MATERIAL FOR THIS TASK: Begin

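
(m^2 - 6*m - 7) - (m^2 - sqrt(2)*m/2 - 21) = -6*m + sqrt(2)*m/2 + 14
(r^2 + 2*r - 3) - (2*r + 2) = r^2 - 5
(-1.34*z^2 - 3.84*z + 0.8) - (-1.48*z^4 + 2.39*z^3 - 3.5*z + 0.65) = 1.48*z^4 - 2.39*z^3 - 1.34*z^2 - 0.34*z + 0.15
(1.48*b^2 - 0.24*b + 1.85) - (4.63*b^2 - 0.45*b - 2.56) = -3.15*b^2 + 0.21*b + 4.41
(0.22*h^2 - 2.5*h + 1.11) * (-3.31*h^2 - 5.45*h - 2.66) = -0.7282*h^4 + 7.076*h^3 + 9.3657*h^2 + 0.600499999999999*h - 2.9526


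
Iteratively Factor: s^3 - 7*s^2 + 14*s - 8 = (s - 1)*(s^2 - 6*s + 8) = (s - 2)*(s - 1)*(s - 4)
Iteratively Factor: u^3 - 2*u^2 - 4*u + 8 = (u + 2)*(u^2 - 4*u + 4) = (u - 2)*(u + 2)*(u - 2)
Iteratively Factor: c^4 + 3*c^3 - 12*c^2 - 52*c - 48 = (c - 4)*(c^3 + 7*c^2 + 16*c + 12) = (c - 4)*(c + 2)*(c^2 + 5*c + 6) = (c - 4)*(c + 2)^2*(c + 3)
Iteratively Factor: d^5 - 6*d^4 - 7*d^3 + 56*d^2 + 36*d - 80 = (d - 1)*(d^4 - 5*d^3 - 12*d^2 + 44*d + 80) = (d - 1)*(d + 2)*(d^3 - 7*d^2 + 2*d + 40) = (d - 5)*(d - 1)*(d + 2)*(d^2 - 2*d - 8) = (d - 5)*(d - 1)*(d + 2)^2*(d - 4)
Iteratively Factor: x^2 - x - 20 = (x - 5)*(x + 4)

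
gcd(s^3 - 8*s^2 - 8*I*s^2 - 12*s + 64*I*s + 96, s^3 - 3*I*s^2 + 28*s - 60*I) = s^2 - 8*I*s - 12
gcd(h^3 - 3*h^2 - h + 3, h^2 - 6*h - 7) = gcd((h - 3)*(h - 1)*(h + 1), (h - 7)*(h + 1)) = h + 1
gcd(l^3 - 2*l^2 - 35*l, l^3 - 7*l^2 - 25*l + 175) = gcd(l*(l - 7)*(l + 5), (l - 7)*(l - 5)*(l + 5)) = l^2 - 2*l - 35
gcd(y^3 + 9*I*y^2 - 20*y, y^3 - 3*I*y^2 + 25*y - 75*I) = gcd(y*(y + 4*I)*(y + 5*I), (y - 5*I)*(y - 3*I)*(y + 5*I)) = y + 5*I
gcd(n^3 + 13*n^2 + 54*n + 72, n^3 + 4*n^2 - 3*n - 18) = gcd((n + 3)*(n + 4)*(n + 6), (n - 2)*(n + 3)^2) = n + 3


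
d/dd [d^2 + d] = 2*d + 1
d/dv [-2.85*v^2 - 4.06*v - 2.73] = -5.7*v - 4.06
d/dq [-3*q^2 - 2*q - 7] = -6*q - 2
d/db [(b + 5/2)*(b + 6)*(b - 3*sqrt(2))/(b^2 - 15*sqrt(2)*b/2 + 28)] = (4*b^4 - 60*sqrt(2)*b^3 - 153*sqrt(2)*b^2 + 456*b^2 - 312*sqrt(2)*b + 1904*b - 2856*sqrt(2) - 1020)/(2*(2*b^4 - 30*sqrt(2)*b^3 + 337*b^2 - 840*sqrt(2)*b + 1568))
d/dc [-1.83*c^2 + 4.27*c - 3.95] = 4.27 - 3.66*c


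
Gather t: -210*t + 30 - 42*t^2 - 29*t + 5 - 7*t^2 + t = -49*t^2 - 238*t + 35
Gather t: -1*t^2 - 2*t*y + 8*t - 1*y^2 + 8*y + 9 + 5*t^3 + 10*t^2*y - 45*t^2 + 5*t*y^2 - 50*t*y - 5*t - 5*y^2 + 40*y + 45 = 5*t^3 + t^2*(10*y - 46) + t*(5*y^2 - 52*y + 3) - 6*y^2 + 48*y + 54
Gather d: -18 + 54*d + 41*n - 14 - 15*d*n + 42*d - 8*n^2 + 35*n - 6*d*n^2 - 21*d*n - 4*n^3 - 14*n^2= d*(-6*n^2 - 36*n + 96) - 4*n^3 - 22*n^2 + 76*n - 32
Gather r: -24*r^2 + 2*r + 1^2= -24*r^2 + 2*r + 1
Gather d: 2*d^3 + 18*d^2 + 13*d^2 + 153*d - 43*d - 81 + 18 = 2*d^3 + 31*d^2 + 110*d - 63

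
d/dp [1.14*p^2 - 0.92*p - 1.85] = 2.28*p - 0.92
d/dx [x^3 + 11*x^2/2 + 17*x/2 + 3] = 3*x^2 + 11*x + 17/2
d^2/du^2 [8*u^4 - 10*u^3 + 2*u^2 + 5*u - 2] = 96*u^2 - 60*u + 4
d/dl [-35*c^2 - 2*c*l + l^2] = -2*c + 2*l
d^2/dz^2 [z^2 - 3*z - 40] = 2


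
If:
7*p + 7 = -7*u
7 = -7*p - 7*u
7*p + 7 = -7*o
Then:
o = u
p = -u - 1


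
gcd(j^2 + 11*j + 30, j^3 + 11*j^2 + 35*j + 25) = j + 5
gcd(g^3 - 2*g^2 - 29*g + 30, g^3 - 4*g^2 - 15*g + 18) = g^2 - 7*g + 6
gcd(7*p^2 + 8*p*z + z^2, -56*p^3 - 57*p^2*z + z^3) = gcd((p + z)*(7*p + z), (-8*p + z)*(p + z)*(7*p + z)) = 7*p^2 + 8*p*z + z^2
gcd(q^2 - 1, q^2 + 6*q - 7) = q - 1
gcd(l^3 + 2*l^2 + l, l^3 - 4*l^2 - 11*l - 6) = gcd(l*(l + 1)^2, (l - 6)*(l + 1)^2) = l^2 + 2*l + 1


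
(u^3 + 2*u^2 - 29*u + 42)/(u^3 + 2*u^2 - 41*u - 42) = (u^2 - 5*u + 6)/(u^2 - 5*u - 6)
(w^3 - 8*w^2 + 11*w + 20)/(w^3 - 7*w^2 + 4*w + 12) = (w^2 - 9*w + 20)/(w^2 - 8*w + 12)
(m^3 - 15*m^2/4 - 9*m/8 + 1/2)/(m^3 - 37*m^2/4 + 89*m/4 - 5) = (m + 1/2)/(m - 5)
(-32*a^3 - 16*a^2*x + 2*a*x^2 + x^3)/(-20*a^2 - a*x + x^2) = (-8*a^2 - 2*a*x + x^2)/(-5*a + x)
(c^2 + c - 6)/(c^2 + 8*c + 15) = (c - 2)/(c + 5)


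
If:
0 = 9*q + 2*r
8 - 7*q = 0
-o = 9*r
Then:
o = 324/7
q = 8/7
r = -36/7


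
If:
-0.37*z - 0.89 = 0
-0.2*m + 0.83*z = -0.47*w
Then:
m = 2.35*w - 9.98243243243243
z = -2.41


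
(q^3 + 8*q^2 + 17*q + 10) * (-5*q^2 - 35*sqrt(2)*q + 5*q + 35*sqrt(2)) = -5*q^5 - 35*sqrt(2)*q^4 - 35*q^4 - 245*sqrt(2)*q^3 - 45*q^3 - 315*sqrt(2)*q^2 + 35*q^2 + 50*q + 245*sqrt(2)*q + 350*sqrt(2)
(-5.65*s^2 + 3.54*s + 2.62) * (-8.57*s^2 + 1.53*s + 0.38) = 48.4205*s^4 - 38.9823*s^3 - 19.1842*s^2 + 5.3538*s + 0.9956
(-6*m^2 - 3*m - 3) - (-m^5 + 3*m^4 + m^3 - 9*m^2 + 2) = m^5 - 3*m^4 - m^3 + 3*m^2 - 3*m - 5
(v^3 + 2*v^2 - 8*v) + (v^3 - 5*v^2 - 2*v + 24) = 2*v^3 - 3*v^2 - 10*v + 24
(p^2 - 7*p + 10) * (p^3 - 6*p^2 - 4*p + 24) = p^5 - 13*p^4 + 48*p^3 - 8*p^2 - 208*p + 240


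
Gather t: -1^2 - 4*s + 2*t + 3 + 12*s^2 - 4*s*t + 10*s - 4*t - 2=12*s^2 + 6*s + t*(-4*s - 2)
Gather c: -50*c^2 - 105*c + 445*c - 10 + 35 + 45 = -50*c^2 + 340*c + 70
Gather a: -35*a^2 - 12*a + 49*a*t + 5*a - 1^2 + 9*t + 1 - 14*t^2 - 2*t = -35*a^2 + a*(49*t - 7) - 14*t^2 + 7*t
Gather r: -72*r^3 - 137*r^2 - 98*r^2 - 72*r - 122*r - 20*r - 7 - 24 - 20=-72*r^3 - 235*r^2 - 214*r - 51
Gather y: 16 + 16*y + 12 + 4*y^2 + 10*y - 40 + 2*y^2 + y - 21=6*y^2 + 27*y - 33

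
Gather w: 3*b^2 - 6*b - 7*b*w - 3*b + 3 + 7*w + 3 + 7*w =3*b^2 - 9*b + w*(14 - 7*b) + 6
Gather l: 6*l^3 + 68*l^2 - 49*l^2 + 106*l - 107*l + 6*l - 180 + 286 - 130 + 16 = 6*l^3 + 19*l^2 + 5*l - 8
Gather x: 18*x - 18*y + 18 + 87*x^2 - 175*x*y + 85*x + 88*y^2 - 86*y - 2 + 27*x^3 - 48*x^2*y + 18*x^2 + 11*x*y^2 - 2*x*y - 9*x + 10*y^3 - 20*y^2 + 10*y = 27*x^3 + x^2*(105 - 48*y) + x*(11*y^2 - 177*y + 94) + 10*y^3 + 68*y^2 - 94*y + 16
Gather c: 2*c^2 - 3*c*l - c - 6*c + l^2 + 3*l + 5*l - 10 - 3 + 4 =2*c^2 + c*(-3*l - 7) + l^2 + 8*l - 9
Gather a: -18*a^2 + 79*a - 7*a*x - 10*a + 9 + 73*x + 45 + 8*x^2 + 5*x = -18*a^2 + a*(69 - 7*x) + 8*x^2 + 78*x + 54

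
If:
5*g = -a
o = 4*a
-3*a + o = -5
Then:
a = -5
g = 1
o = -20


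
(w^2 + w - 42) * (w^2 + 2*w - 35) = w^4 + 3*w^3 - 75*w^2 - 119*w + 1470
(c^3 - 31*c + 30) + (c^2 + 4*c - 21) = c^3 + c^2 - 27*c + 9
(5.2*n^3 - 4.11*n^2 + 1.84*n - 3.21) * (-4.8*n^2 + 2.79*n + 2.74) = -24.96*n^5 + 34.236*n^4 - 6.0509*n^3 + 9.2802*n^2 - 3.9143*n - 8.7954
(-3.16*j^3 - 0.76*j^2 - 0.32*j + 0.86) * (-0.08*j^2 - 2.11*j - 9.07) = 0.2528*j^5 + 6.7284*j^4 + 30.2904*j^3 + 7.4996*j^2 + 1.0878*j - 7.8002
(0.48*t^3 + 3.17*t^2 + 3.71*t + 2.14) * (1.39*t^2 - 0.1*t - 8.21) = 0.6672*t^5 + 4.3583*t^4 + 0.899099999999999*t^3 - 23.4221*t^2 - 30.6731*t - 17.5694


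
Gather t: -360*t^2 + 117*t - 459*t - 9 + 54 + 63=-360*t^2 - 342*t + 108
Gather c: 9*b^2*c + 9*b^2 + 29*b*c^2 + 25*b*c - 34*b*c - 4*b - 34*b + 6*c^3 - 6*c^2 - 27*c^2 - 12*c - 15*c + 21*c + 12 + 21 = 9*b^2 - 38*b + 6*c^3 + c^2*(29*b - 33) + c*(9*b^2 - 9*b - 6) + 33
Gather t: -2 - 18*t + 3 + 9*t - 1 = -9*t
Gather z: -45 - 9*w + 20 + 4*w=-5*w - 25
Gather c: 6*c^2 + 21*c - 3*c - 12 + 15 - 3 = 6*c^2 + 18*c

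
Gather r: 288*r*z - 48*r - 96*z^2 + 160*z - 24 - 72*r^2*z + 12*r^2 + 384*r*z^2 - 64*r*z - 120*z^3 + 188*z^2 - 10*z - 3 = r^2*(12 - 72*z) + r*(384*z^2 + 224*z - 48) - 120*z^3 + 92*z^2 + 150*z - 27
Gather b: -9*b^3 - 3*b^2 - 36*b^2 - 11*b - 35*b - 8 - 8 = -9*b^3 - 39*b^2 - 46*b - 16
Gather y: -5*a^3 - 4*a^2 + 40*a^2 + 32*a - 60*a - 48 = -5*a^3 + 36*a^2 - 28*a - 48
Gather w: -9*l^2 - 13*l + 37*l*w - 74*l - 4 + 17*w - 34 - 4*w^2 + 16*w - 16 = -9*l^2 - 87*l - 4*w^2 + w*(37*l + 33) - 54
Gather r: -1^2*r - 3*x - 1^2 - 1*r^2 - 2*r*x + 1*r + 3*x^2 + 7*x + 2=-r^2 - 2*r*x + 3*x^2 + 4*x + 1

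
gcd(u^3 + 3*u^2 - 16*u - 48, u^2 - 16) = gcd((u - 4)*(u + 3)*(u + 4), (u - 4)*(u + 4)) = u^2 - 16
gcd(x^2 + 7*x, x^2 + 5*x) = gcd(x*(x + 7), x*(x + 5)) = x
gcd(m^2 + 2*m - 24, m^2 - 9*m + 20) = m - 4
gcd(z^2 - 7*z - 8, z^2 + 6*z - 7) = 1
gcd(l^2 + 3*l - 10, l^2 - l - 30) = l + 5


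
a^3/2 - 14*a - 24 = (a/2 + 1)*(a - 6)*(a + 4)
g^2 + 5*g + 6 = (g + 2)*(g + 3)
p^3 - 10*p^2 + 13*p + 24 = (p - 8)*(p - 3)*(p + 1)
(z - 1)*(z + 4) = z^2 + 3*z - 4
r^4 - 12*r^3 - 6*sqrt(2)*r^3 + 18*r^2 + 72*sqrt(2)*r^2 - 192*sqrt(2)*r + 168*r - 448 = (r - 8)*(r - 4)*(r - 7*sqrt(2))*(r + sqrt(2))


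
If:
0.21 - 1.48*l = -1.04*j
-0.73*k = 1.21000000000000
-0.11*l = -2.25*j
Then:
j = 0.01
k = -1.66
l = 0.15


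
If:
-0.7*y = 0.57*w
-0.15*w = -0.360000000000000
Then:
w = 2.40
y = -1.95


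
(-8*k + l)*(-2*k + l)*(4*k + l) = 64*k^3 - 24*k^2*l - 6*k*l^2 + l^3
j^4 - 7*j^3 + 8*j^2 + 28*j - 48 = (j - 4)*(j - 3)*(j - 2)*(j + 2)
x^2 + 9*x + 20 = (x + 4)*(x + 5)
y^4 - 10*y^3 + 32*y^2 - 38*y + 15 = (y - 5)*(y - 3)*(y - 1)^2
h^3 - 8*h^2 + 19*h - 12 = (h - 4)*(h - 3)*(h - 1)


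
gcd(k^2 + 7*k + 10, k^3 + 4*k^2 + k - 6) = k + 2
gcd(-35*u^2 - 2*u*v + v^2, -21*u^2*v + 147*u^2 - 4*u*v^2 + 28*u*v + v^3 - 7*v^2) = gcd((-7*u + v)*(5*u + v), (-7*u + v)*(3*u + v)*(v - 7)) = 7*u - v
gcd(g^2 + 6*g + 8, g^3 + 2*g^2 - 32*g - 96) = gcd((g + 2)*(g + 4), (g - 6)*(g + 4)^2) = g + 4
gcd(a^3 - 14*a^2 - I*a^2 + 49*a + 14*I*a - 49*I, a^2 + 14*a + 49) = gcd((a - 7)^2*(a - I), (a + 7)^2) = 1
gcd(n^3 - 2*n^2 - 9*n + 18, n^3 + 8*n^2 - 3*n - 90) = n - 3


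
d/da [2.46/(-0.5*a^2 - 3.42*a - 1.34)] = (2.46*a + 8.4132)/(0.5*a^2 + 3.42*a + 1.34)^2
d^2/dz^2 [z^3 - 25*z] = 6*z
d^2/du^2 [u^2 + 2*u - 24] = 2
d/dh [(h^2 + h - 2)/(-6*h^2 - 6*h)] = (-2*h - 1)/(3*h^2*(h^2 + 2*h + 1))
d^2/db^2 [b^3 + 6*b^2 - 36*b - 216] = 6*b + 12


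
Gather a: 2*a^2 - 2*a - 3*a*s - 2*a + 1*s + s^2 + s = 2*a^2 + a*(-3*s - 4) + s^2 + 2*s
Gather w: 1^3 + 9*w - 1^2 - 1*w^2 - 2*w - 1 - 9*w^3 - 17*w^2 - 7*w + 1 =-9*w^3 - 18*w^2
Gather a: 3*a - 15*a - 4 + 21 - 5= 12 - 12*a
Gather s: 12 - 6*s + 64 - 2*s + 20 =96 - 8*s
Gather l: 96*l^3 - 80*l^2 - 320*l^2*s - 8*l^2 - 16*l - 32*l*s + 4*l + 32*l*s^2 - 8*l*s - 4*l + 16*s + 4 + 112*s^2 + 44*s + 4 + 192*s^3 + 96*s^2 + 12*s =96*l^3 + l^2*(-320*s - 88) + l*(32*s^2 - 40*s - 16) + 192*s^3 + 208*s^2 + 72*s + 8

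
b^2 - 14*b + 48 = (b - 8)*(b - 6)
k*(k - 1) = k^2 - k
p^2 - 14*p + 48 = (p - 8)*(p - 6)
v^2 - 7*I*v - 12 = (v - 4*I)*(v - 3*I)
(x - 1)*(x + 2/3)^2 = x^3 + x^2/3 - 8*x/9 - 4/9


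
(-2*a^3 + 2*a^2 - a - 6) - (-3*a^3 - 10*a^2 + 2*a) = a^3 + 12*a^2 - 3*a - 6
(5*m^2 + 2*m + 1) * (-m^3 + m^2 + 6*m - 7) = -5*m^5 + 3*m^4 + 31*m^3 - 22*m^2 - 8*m - 7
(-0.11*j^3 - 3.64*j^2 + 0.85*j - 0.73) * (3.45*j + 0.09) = -0.3795*j^4 - 12.5679*j^3 + 2.6049*j^2 - 2.442*j - 0.0657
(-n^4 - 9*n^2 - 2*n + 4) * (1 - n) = n^5 - n^4 + 9*n^3 - 7*n^2 - 6*n + 4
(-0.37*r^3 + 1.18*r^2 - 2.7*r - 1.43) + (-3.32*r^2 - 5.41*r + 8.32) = -0.37*r^3 - 2.14*r^2 - 8.11*r + 6.89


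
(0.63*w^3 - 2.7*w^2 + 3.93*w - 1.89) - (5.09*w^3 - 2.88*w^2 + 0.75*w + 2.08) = -4.46*w^3 + 0.18*w^2 + 3.18*w - 3.97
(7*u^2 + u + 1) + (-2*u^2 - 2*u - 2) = 5*u^2 - u - 1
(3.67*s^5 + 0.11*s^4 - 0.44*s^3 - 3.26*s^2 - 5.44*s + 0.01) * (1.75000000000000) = 6.4225*s^5 + 0.1925*s^4 - 0.77*s^3 - 5.705*s^2 - 9.52*s + 0.0175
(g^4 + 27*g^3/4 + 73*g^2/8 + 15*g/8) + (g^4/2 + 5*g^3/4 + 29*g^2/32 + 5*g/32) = 3*g^4/2 + 8*g^3 + 321*g^2/32 + 65*g/32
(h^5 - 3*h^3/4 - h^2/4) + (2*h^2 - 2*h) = h^5 - 3*h^3/4 + 7*h^2/4 - 2*h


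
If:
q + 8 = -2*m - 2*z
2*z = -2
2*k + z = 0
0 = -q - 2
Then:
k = 1/2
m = -2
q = -2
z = -1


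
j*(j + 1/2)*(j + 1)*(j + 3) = j^4 + 9*j^3/2 + 5*j^2 + 3*j/2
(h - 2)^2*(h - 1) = h^3 - 5*h^2 + 8*h - 4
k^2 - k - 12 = (k - 4)*(k + 3)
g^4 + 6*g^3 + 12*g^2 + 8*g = g*(g + 2)^3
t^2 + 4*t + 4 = (t + 2)^2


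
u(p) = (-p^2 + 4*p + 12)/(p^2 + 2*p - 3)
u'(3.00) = -1.00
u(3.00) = 1.25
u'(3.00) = -1.00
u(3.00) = 1.25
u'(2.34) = -2.17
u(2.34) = 2.22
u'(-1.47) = -1.58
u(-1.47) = -1.05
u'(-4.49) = -1.14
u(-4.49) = -3.19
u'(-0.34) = -2.41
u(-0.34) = -2.95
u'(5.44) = -0.22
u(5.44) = 0.11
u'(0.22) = -6.38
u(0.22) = -5.11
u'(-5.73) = -0.38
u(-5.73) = -2.38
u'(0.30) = -7.86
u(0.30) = -5.68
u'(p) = (4 - 2*p)/(p^2 + 2*p - 3) + (-2*p - 2)*(-p^2 + 4*p + 12)/(p^2 + 2*p - 3)^2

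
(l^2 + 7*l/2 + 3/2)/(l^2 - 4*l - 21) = (l + 1/2)/(l - 7)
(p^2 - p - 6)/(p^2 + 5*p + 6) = (p - 3)/(p + 3)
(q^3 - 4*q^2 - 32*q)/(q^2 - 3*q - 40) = q*(q + 4)/(q + 5)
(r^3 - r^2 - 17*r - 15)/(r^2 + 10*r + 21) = (r^2 - 4*r - 5)/(r + 7)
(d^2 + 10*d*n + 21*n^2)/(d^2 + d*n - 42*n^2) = (d + 3*n)/(d - 6*n)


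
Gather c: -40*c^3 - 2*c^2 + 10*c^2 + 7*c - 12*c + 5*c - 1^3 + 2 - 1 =-40*c^3 + 8*c^2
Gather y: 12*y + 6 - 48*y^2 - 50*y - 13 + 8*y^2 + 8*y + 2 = -40*y^2 - 30*y - 5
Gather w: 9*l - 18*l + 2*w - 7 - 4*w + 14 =-9*l - 2*w + 7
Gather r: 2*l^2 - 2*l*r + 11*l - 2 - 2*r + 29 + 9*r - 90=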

MATERIAL FOR THIS TASK: End

*WHAT TO DO:* Retype only the lines running from the top of the listing to the line that holds "gcd(y^3 + 9*I*y^2", both ends included.

*COMPLETED TASK:*
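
(m^2 - 6*m - 7) - (m^2 - sqrt(2)*m/2 - 21) = -6*m + sqrt(2)*m/2 + 14
(r^2 + 2*r - 3) - (2*r + 2) = r^2 - 5
(-1.34*z^2 - 3.84*z + 0.8) - (-1.48*z^4 + 2.39*z^3 - 3.5*z + 0.65) = 1.48*z^4 - 2.39*z^3 - 1.34*z^2 - 0.34*z + 0.15
(1.48*b^2 - 0.24*b + 1.85) - (4.63*b^2 - 0.45*b - 2.56) = -3.15*b^2 + 0.21*b + 4.41
(0.22*h^2 - 2.5*h + 1.11) * (-3.31*h^2 - 5.45*h - 2.66) = -0.7282*h^4 + 7.076*h^3 + 9.3657*h^2 + 0.600499999999999*h - 2.9526


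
Iteratively Factor: s^3 - 7*s^2 + 14*s - 8 = (s - 1)*(s^2 - 6*s + 8) = (s - 2)*(s - 1)*(s - 4)
Iteratively Factor: u^3 - 2*u^2 - 4*u + 8 = (u + 2)*(u^2 - 4*u + 4) = (u - 2)*(u + 2)*(u - 2)
Iteratively Factor: c^4 + 3*c^3 - 12*c^2 - 52*c - 48 = (c - 4)*(c^3 + 7*c^2 + 16*c + 12) = (c - 4)*(c + 2)*(c^2 + 5*c + 6) = (c - 4)*(c + 2)^2*(c + 3)
Iteratively Factor: d^5 - 6*d^4 - 7*d^3 + 56*d^2 + 36*d - 80 = (d - 1)*(d^4 - 5*d^3 - 12*d^2 + 44*d + 80) = (d - 1)*(d + 2)*(d^3 - 7*d^2 + 2*d + 40) = (d - 5)*(d - 1)*(d + 2)*(d^2 - 2*d - 8) = (d - 5)*(d - 1)*(d + 2)^2*(d - 4)
Iteratively Factor: x^2 - x - 20 = (x - 5)*(x + 4)

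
gcd(s^3 - 8*s^2 - 8*I*s^2 - 12*s + 64*I*s + 96, s^3 - 3*I*s^2 + 28*s - 60*I) = s^2 - 8*I*s - 12
gcd(h^3 - 3*h^2 - h + 3, h^2 - 6*h - 7) = gcd((h - 3)*(h - 1)*(h + 1), (h - 7)*(h + 1)) = h + 1
gcd(l^3 - 2*l^2 - 35*l, l^3 - 7*l^2 - 25*l + 175) = gcd(l*(l - 7)*(l + 5), (l - 7)*(l - 5)*(l + 5)) = l^2 - 2*l - 35
gcd(y^3 + 9*I*y^2 - 20*y, y^3 - 3*I*y^2 + 25*y - 75*I) = gcd(y*(y + 4*I)*(y + 5*I), (y - 5*I)*(y - 3*I)*(y + 5*I)) = y + 5*I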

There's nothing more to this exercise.